— Directions —
Scan the data below and copy each line where "candidate" occurs.

··· Provided information

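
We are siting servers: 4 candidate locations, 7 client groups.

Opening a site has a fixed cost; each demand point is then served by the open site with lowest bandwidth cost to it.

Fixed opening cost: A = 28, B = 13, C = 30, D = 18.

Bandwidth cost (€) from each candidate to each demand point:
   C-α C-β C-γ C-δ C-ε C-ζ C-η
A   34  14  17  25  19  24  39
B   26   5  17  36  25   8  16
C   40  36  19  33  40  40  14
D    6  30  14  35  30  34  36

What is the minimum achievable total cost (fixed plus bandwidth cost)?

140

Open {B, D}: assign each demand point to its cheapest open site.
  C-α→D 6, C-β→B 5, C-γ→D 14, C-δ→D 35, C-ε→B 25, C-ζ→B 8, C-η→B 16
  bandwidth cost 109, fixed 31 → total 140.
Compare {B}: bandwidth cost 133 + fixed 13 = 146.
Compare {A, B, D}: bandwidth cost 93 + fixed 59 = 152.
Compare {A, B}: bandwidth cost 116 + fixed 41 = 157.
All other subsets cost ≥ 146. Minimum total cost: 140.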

······

— Answer area —
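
We are siting servers: 4 candidate locations, 7 client groups.
Bandwidth cost (€) from each candidate to each demand point: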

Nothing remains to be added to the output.